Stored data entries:

□ □ □ □

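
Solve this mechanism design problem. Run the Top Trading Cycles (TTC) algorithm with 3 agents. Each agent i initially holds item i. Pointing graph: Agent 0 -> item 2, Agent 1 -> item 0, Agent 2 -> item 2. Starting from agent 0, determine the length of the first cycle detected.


Step 1: Trace the pointer graph from agent 0: 0 -> 2 -> 2
Step 2: A cycle is detected when we revisit agent 2
Step 3: The cycle is: 2 -> 2
Step 4: Cycle length = 1

1


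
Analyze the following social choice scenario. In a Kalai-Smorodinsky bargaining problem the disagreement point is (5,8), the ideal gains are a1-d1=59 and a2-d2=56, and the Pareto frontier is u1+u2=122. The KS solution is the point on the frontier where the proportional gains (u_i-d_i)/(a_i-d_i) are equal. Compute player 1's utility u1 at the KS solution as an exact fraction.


Step 1: At the KS point, (u1-d1)/r1 = (u2-d2)/r2 = t and u1+u2 = 122
Step 2: u1 = d1 + r1*t and u2 = d2 + r2*t, so (d1 + r1*t) + (d2 + r2*t) = 122
Step 3: t = (122 - 5 - 8)/(59 + 56) = 109/115
Step 4: u1 = d1 + r1*t = 5 + 59 * 109/115 = 7006/115
Step 5: (Check: u2 = d2 + r2*t = 7024/115; u1+u2 = 7006/115 + 7024/115 = 122, on the frontier.)

7006/115


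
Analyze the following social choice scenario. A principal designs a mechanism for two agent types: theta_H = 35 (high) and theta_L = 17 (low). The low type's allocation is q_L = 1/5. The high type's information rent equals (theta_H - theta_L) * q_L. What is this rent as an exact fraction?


Step 1: theta_H - theta_L = 35 - 17 = 18
Step 2: Information rent = (theta_H - theta_L) * q_L
Step 3: = 18 * 1/5
Step 4: = 18/5

18/5


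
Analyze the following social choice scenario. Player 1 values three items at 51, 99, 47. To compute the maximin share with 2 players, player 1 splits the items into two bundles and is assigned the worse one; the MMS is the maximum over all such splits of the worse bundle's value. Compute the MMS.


Step 1: Item values = 51, 99, 47
Step 2: Enumerate all 2-bundle partitions and take the smaller bundle:
  Partition 1: {51} vs {99,47} -> bundles 51, 146; min = 51
  Partition 2: {99} vs {51,47} -> bundles 99, 98; min = 98
  Partition 3: {47} vs {51,99} -> bundles 47, 150; min = 47
Step 3: MMS = max(51, 98, 47) = 98

98


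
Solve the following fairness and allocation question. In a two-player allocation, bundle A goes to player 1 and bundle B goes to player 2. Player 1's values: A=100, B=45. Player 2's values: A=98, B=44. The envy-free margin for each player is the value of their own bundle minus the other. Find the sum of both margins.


Step 1: Player 1's margin = v1(A) - v1(B) = 100 - 45 = 55
Step 2: Player 2's margin = v2(B) - v2(A) = 44 - 98 = -54
Step 3: Total margin = 55 + -54 = 1

1


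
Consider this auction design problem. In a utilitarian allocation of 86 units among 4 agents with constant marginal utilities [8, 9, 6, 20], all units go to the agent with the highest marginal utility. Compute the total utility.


Step 1: The marginal utilities are [8, 9, 6, 20]
Step 2: The highest marginal utility is 20
Step 3: All 86 units go to that agent
Step 4: Total utility = 20 * 86 = 1720

1720


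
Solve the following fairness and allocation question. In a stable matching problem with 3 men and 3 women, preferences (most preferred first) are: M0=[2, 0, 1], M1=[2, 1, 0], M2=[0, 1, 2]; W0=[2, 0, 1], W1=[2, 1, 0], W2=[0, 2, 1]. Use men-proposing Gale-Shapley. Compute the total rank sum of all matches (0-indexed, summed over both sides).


Step 1: Run Gale-Shapley (men propose, women hold best offer):
  M0 proposes to W2; she accepts
  M1 proposes to W2; rejected
  M1 proposes to W1; she accepts
  M2 proposes to W0; she accepts
Step 2: Final matching: W0-M2, W1-M1, W2-M0
Step 3: 0-indexed ranks (man's rank of his match, then woman's): 0 + 0 + 1 + 1 + 0 + 0
Step 4: Total rank sum = 2

2


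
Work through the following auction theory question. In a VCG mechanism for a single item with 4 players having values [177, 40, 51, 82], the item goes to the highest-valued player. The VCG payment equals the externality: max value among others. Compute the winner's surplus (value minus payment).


Step 1: The winner is the agent with the highest value: agent 0 with value 177
Step 2: Values of other agents: [40, 51, 82]
Step 3: VCG payment = max of others' values = 82
Step 4: Surplus = 177 - 82 = 95

95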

□ □ □ □

**Task goal:** Each of the records shown above needs to be repeated exactly.

**Expected answer:**
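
Solve this mechanism design problem. Run the Top Trading Cycles (TTC) algorithm with 3 agents. Each agent i initially holds item i. Pointing graph: Agent 0 -> item 2, Agent 1 -> item 0, Agent 2 -> item 2. Starting from agent 0, determine the length of the first cycle detected.


Step 1: Trace the pointer graph from agent 0: 0 -> 2 -> 2
Step 2: A cycle is detected when we revisit agent 2
Step 3: The cycle is: 2 -> 2
Step 4: Cycle length = 1

1


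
Analyze the following social choice scenario. In a Kalai-Smorodinsky bargaining problem the disagreement point is (5,8), the ideal gains are a1-d1=59 and a2-d2=56, and the Pareto frontier is u1+u2=122. The KS solution is the point on the frontier where the proportional gains (u_i-d_i)/(a_i-d_i) are equal. Compute player 1's utility u1 at the KS solution as an exact fraction.


Step 1: At the KS point, (u1-d1)/r1 = (u2-d2)/r2 = t and u1+u2 = 122
Step 2: u1 = d1 + r1*t and u2 = d2 + r2*t, so (d1 + r1*t) + (d2 + r2*t) = 122
Step 3: t = (122 - 5 - 8)/(59 + 56) = 109/115
Step 4: u1 = d1 + r1*t = 5 + 59 * 109/115 = 7006/115
Step 5: (Check: u2 = d2 + r2*t = 7024/115; u1+u2 = 7006/115 + 7024/115 = 122, on the frontier.)

7006/115


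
Analyze the following social choice scenario. A principal designs a mechanism for two agent types: theta_H = 35 (high) and theta_L = 17 (low). The low type's allocation is q_L = 1/5. The high type's information rent equals (theta_H - theta_L) * q_L. What is this rent as an exact fraction?


Step 1: theta_H - theta_L = 35 - 17 = 18
Step 2: Information rent = (theta_H - theta_L) * q_L
Step 3: = 18 * 1/5
Step 4: = 18/5

18/5


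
Analyze the following social choice scenario. Player 1 values three items at 51, 99, 47. To compute the maximin share with 2 players, player 1 splits the items into two bundles and is assigned the worse one; the MMS is the maximum over all such splits of the worse bundle's value. Compute the MMS.


Step 1: Item values = 51, 99, 47
Step 2: Enumerate all 2-bundle partitions and take the smaller bundle:
  Partition 1: {51} vs {99,47} -> bundles 51, 146; min = 51
  Partition 2: {99} vs {51,47} -> bundles 99, 98; min = 98
  Partition 3: {47} vs {51,99} -> bundles 47, 150; min = 47
Step 3: MMS = max(51, 98, 47) = 98

98


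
Solve the following fairness and allocation question. In a two-player allocation, bundle A goes to player 1 and bundle B goes to player 2. Player 1's values: A=100, B=45. Player 2's values: A=98, B=44. The envy-free margin for each player is the value of their own bundle minus the other. Find the sum of both margins.


Step 1: Player 1's margin = v1(A) - v1(B) = 100 - 45 = 55
Step 2: Player 2's margin = v2(B) - v2(A) = 44 - 98 = -54
Step 3: Total margin = 55 + -54 = 1

1


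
Consider this auction design problem. In a utilitarian allocation of 86 units among 4 agents with constant marginal utilities [8, 9, 6, 20], all units go to the agent with the highest marginal utility. Compute the total utility.


Step 1: The marginal utilities are [8, 9, 6, 20]
Step 2: The highest marginal utility is 20
Step 3: All 86 units go to that agent
Step 4: Total utility = 20 * 86 = 1720

1720


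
Solve the following fairness and allocation question. In a stable matching problem with 3 men and 3 women, preferences (most preferred first) are: M0=[2, 0, 1], M1=[2, 1, 0], M2=[0, 1, 2]; W0=[2, 0, 1], W1=[2, 1, 0], W2=[0, 2, 1]. Use men-proposing Gale-Shapley. Compute the total rank sum of all matches (0-indexed, summed over both sides).


Step 1: Run Gale-Shapley (men propose, women hold best offer):
  M0 proposes to W2; she accepts
  M1 proposes to W2; rejected
  M1 proposes to W1; she accepts
  M2 proposes to W0; she accepts
Step 2: Final matching: W0-M2, W1-M1, W2-M0
Step 3: 0-indexed ranks (man's rank of his match, then woman's): 0 + 0 + 1 + 1 + 0 + 0
Step 4: Total rank sum = 2

2


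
Work through the following auction theory question. In a VCG mechanism for a single item with 4 players having values [177, 40, 51, 82], the item goes to the highest-valued player. The VCG payment equals the externality: max value among others. Compute the winner's surplus (value minus payment).


Step 1: The winner is the agent with the highest value: agent 0 with value 177
Step 2: Values of other agents: [40, 51, 82]
Step 3: VCG payment = max of others' values = 82
Step 4: Surplus = 177 - 82 = 95

95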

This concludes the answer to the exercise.